## Work item
Look through the material beneath and copy each line with the word "only".
━━━━━ Records to process
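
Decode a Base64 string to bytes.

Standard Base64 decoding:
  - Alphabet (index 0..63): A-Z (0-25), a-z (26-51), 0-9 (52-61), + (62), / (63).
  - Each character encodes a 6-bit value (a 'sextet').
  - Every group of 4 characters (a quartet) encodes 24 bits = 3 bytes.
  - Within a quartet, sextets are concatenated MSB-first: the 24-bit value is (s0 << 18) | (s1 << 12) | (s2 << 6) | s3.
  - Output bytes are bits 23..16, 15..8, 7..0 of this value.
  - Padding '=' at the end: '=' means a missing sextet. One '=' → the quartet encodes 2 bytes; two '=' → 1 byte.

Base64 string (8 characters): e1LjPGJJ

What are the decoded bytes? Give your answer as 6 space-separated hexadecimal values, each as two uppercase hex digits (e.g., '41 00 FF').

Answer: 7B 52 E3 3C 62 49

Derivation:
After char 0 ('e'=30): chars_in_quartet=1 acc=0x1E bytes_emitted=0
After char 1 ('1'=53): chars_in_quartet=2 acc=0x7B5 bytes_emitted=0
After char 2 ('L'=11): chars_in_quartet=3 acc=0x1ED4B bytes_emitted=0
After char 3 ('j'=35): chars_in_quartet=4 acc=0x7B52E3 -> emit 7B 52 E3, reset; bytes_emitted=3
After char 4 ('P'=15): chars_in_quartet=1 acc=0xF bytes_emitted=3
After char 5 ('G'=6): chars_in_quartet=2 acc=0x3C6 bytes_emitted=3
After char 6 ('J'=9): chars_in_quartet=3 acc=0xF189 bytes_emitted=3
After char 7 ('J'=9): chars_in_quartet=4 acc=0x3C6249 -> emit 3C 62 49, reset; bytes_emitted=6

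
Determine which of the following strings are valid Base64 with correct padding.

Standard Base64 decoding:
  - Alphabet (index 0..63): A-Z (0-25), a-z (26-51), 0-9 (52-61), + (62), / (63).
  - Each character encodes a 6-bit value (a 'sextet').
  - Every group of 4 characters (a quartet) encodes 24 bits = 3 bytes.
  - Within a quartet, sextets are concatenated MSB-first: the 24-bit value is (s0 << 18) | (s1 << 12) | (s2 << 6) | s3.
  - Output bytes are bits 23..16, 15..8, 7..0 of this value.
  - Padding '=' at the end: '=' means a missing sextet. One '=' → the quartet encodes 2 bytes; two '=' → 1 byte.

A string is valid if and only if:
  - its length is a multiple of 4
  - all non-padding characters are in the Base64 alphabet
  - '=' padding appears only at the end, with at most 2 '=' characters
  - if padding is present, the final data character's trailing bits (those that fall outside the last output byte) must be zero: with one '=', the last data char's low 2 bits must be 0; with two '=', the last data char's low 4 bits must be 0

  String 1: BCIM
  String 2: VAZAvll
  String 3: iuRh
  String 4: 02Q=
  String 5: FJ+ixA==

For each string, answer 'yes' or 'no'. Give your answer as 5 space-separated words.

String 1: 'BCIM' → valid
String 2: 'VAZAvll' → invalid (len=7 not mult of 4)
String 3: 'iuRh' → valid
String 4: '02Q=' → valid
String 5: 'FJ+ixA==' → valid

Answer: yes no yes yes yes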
━━━━━━━━━━
━━━━━ Records to process
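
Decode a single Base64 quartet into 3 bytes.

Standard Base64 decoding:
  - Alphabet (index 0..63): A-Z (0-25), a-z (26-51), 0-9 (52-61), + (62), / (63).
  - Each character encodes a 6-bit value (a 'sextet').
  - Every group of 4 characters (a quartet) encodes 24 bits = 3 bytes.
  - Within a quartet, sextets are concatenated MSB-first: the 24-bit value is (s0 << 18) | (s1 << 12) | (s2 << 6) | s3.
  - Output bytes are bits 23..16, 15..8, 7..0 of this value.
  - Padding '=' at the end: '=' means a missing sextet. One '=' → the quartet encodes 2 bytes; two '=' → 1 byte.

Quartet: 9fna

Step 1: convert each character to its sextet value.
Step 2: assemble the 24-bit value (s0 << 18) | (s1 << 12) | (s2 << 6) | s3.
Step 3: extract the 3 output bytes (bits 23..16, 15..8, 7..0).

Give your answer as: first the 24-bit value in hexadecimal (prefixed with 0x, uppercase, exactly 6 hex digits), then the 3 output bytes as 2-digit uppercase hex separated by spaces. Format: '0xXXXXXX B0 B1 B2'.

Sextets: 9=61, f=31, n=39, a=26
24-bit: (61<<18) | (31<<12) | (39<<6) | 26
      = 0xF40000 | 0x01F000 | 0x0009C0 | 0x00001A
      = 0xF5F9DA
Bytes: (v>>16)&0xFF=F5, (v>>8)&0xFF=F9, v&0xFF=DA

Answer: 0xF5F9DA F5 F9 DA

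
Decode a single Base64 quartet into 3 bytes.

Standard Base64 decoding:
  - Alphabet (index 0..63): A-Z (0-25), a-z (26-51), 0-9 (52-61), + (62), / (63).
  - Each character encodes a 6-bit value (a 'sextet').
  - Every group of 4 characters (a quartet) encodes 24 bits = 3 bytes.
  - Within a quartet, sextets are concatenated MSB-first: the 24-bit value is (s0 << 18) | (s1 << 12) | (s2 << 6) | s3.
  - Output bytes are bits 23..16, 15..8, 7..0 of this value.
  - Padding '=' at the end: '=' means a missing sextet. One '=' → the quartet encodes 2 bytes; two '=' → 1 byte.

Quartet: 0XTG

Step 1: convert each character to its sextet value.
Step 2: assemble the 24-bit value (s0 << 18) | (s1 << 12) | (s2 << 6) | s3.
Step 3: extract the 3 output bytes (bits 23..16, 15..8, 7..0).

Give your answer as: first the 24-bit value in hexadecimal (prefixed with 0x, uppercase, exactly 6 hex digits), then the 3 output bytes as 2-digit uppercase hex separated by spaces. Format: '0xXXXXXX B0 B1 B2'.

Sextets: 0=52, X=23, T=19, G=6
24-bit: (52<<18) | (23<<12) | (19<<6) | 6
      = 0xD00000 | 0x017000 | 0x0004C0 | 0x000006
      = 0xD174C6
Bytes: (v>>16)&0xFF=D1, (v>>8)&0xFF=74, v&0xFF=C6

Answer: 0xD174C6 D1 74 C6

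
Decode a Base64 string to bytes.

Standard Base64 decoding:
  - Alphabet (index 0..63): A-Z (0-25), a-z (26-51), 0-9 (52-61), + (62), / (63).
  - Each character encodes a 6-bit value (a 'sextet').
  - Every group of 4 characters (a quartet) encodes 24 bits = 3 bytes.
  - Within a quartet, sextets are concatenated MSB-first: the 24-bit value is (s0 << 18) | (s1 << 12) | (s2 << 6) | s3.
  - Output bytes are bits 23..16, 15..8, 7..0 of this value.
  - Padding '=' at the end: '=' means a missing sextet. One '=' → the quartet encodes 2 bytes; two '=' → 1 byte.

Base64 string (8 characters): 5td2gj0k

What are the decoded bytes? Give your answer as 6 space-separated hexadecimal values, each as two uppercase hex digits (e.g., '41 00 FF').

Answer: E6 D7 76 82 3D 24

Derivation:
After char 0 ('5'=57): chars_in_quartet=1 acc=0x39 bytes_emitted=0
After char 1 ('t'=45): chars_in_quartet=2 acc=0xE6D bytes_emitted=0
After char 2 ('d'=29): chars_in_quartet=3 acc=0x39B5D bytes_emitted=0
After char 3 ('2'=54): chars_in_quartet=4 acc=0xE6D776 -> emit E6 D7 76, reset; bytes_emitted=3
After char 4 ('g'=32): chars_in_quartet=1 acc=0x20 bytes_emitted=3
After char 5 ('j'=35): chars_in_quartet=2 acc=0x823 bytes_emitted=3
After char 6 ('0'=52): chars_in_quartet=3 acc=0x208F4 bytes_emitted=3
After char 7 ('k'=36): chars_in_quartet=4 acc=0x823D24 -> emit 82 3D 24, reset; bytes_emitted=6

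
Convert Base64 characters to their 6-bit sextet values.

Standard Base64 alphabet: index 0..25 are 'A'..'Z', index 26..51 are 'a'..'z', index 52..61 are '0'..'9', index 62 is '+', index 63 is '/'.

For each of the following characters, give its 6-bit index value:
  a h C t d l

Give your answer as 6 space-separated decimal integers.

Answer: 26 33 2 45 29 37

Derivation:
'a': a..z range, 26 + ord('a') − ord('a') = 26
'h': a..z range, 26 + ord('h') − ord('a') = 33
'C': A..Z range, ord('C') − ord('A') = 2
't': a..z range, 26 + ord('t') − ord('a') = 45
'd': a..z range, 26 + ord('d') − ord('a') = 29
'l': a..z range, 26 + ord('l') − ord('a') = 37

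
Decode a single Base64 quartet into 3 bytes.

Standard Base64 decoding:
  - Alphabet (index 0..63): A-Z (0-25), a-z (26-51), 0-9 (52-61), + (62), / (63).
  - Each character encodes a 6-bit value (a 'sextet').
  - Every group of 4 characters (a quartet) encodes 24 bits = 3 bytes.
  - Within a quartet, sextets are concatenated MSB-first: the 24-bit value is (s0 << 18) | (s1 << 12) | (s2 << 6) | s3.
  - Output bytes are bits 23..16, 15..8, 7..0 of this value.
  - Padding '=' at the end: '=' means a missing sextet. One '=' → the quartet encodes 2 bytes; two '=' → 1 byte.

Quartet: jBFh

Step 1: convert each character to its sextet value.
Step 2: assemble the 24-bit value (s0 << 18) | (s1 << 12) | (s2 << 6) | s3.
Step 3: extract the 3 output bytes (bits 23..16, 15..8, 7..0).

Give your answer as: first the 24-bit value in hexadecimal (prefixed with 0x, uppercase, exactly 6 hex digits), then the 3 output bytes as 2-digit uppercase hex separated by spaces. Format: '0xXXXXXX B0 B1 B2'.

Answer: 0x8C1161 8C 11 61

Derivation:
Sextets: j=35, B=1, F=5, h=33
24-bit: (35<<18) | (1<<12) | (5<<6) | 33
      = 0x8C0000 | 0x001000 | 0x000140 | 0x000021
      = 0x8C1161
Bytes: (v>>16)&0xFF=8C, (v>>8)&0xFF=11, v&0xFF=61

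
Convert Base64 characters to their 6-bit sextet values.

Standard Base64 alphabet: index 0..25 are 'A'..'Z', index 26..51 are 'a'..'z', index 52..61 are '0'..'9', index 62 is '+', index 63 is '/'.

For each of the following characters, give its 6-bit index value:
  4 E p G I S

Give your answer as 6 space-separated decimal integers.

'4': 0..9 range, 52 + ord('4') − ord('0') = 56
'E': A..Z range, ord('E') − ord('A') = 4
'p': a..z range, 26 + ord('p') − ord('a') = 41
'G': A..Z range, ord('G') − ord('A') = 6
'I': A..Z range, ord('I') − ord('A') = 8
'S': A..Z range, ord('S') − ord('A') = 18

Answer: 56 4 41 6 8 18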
━━━━━━━━━━
## Solution for this exercise
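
A string is valid if and only if:
  - '=' padding appears only at the end, with at most 2 '=' characters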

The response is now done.